§ Exercise details: The entries underneath need to be duplicated exactly, with none omitted.

Dataset entries:
※ ※ ※
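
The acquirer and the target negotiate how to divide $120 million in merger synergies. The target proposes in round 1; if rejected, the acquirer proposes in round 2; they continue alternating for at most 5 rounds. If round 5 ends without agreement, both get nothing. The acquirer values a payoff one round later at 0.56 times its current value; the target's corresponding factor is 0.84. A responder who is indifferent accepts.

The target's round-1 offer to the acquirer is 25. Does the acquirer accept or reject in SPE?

Accept

Work out the acquirer's continuation value if the offer is rejected.
Round 5 (the target proposes): rejection yields 0 for the acquirer; the target offers 0 and keeps 120.
Round 4 (the acquirer proposes): the target can get 120 next round, worth 0.84 × 120 = 100.8 now, so the acquirer offers 100.8, keeping 19.2.
Round 3 (the target proposes): the acquirer can get 19.2 next round, worth 0.56 × 19.2 = 10.752 now. The target offers 10.752 and keeps 120 − 10.752 = 109.248.
Round 2 (the acquirer proposes): the target can get 109.248 next round, worth 0.84 × 109.248 = 91.76832 now. The acquirer offers 91.76832 and keeps 120 − 91.76832 = 28.23168.
So by rejecting in round 1, the acquirer gets 28.23168 next round, worth 0.56 × 28.23168 = 15.8097408 now.
Offer 25 ≥ 15.8097408, so the acquirer accepts.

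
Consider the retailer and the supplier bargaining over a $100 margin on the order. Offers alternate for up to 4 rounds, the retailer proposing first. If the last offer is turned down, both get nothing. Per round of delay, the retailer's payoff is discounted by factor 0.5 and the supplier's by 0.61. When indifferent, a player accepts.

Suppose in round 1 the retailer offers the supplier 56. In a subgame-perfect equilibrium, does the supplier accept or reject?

Round 4 (the supplier proposes): the retailer will accept anything ≥ 0, so the supplier offers 0 and keeps 100.
Round 3 (the retailer proposes): the supplier can get 100 next round, worth 0.61 × 100 = 61 now, so the retailer offers 61, keeping 39.
Round 2 (the supplier proposes): the retailer can get 39 next round, worth 0.5 × 39 = 19.5 now; the supplier offers that and keeps 80.5.
So by rejecting in round 1, the supplier gets 80.5 next round, worth 0.61 × 80.5 = 49.105 now.
Offer 56 ≥ 49.105, so the supplier accepts.

Accept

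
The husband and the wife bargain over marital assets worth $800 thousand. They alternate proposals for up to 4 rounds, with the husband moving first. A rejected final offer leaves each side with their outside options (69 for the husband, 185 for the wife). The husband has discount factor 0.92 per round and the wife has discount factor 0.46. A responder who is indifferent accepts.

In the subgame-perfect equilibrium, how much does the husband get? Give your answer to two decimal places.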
※ ※ ※
§ Answer space:
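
The acquirer and the target negotiate how to divide $120 million in merger synergies. The target proposes in round 1; if rejected, the acquirer proposes in round 2; they continue alternating for at most 5 rounds. If round 5 ends without agreement, both get nothing. The acquirer values a payoff one round later at 0.56 times its current value; the target's corresponding factor is 0.84. A responder who is indifferent accepts.

The target's round-1 offer to the acquirer is 25. Does the acquirer accept or reject in SPE?

Accept

Work out the acquirer's continuation value if the offer is rejected.
Round 5 (the target proposes): rejection yields 0 for the acquirer; the target offers 0 and keeps 120.
Round 4 (the acquirer proposes): the target can get 120 next round, worth 0.84 × 120 = 100.8 now, so the acquirer offers 100.8, keeping 19.2.
Round 3 (the target proposes): the acquirer can get 19.2 next round, worth 0.56 × 19.2 = 10.752 now. The target offers 10.752 and keeps 120 − 10.752 = 109.248.
Round 2 (the acquirer proposes): the target can get 109.248 next round, worth 0.84 × 109.248 = 91.76832 now. The acquirer offers 91.76832 and keeps 120 − 91.76832 = 28.23168.
So by rejecting in round 1, the acquirer gets 28.23168 next round, worth 0.56 × 28.23168 = 15.8097408 now.
Offer 25 ≥ 15.8097408, so the acquirer accepts.

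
Consider the retailer and the supplier bargaining over a $100 margin on the order. Offers alternate for up to 4 rounds, the retailer proposing first. If the last offer is turned down, both get nothing. Per round of delay, the retailer's payoff is discounted by factor 0.5 and the supplier's by 0.61. When indifferent, a player accepts.

Suppose in round 1 the retailer offers the supplier 56. In a subgame-perfect equilibrium, does the supplier accept or reject?

Round 4 (the supplier proposes): the retailer will accept anything ≥ 0, so the supplier offers 0 and keeps 100.
Round 3 (the retailer proposes): the supplier can get 100 next round, worth 0.61 × 100 = 61 now, so the retailer offers 61, keeping 39.
Round 2 (the supplier proposes): the retailer can get 39 next round, worth 0.5 × 39 = 19.5 now; the supplier offers that and keeps 80.5.
So by rejecting in round 1, the supplier gets 80.5 next round, worth 0.61 × 80.5 = 49.105 now.
Offer 56 ≥ 49.105, so the supplier accepts.

Accept

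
The husband and the wife bargain over marital assets worth $800 thousand. They alternate proposals for up to 4 rounds, with the husband moving first. A rejected final offer leaves each side with their outside options (69 for the husband, 185 for the wife). The husband has discount factor 0.92 per round and the wife has discount factor 0.46. A responder who is indifferent accepts.

In the subgame-perfect equilibrium, how much does the husband get? Give your answer to two decimal places.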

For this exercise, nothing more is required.